Task details: Exactly the lines from the one with "A seabird colony on a protected islet is founded" to the end of the data below should be set down, and no others.

Data for this exercise:
+++
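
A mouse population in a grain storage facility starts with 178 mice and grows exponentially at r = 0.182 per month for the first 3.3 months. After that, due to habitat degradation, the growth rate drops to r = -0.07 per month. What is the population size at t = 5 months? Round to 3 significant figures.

288 mice

Phase 1: N(3.3) = 178·e^(0.182×3.3) = 178·e^0.6006 = 324.532.
Phase 2 runs for 5 − 3.3 = 1.7 months at r = -0.07.
N(5) = 324.532·e^(-0.07×1.7) = 324.532·e^-0.119 = 288.122.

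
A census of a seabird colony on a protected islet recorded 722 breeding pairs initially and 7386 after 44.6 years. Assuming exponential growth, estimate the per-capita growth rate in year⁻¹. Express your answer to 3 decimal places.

0.052 per year

From N(t) = N₀·e^(rt): e^(r·44.6) = 7386/722 = 10.23.
r·44.6 = ln(10.23) = 2.3253, so r = 2.3253/44.6 = 0.052137.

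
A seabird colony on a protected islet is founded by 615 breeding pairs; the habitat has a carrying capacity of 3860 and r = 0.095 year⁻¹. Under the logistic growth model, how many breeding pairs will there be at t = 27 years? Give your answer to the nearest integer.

2746 breeding pairs

A = (K − N₀)/N₀ = (3860 − 615)/615 = 5.2764.
N(t) = K/(1 + A·e^(−rt)) = 3860/(1 + 5.2764×e^(−0.095×27)).
e^(−2.565) = 0.076919; denominator = 1 + 5.2764×0.076919 = 1.4059.
N = 3860/1.4059 = 2745.65.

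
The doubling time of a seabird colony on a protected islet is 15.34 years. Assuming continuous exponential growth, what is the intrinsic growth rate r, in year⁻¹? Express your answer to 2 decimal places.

r = ln(2)/t_d = 0.6931/15.34 = 0.045186.

0.05 per year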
+++
Your response:
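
A seabird colony on a protected islet is founded by 615 breeding pairs; the habitat has a carrying capacity of 3860 and r = 0.095 year⁻¹. Under the logistic growth model, how many breeding pairs will there be at t = 27 years? Give your answer to the nearest integer.

2746 breeding pairs

A = (K − N₀)/N₀ = (3860 − 615)/615 = 5.2764.
N(t) = K/(1 + A·e^(−rt)) = 3860/(1 + 5.2764×e^(−0.095×27)).
e^(−2.565) = 0.076919; denominator = 1 + 5.2764×0.076919 = 1.4059.
N = 3860/1.4059 = 2745.65.

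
The doubling time of a seabird colony on a protected islet is 15.34 years. Assuming continuous exponential growth, what is the intrinsic growth rate r, in year⁻¹? Express your answer to 2 decimal places.

r = ln(2)/t_d = 0.6931/15.34 = 0.045186.

0.05 per year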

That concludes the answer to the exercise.